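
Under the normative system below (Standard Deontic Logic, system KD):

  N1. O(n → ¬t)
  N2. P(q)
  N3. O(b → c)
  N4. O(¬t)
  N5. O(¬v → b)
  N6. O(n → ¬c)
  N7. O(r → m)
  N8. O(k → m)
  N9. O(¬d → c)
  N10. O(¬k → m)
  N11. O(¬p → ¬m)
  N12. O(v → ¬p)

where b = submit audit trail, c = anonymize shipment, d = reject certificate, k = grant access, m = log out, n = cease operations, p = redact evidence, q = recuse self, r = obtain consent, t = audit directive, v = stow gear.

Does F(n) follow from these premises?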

- TASK -
Your answer must be the line containing "N11. O(¬p → ¬m)" through the last line above, copied exactly, with nothing added.

- SOLUTION -
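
  N11. O(¬p → ¬m)
  N12. O(v → ¬p)

where b = submit audit trail, c = anonymize shipment, d = reject certificate, k = grant access, m = log out, n = cease operations, p = redact evidence, q = recuse self, r = obtain consent, t = audit directive, v = stow gear.

Does F(n) follow from these premises?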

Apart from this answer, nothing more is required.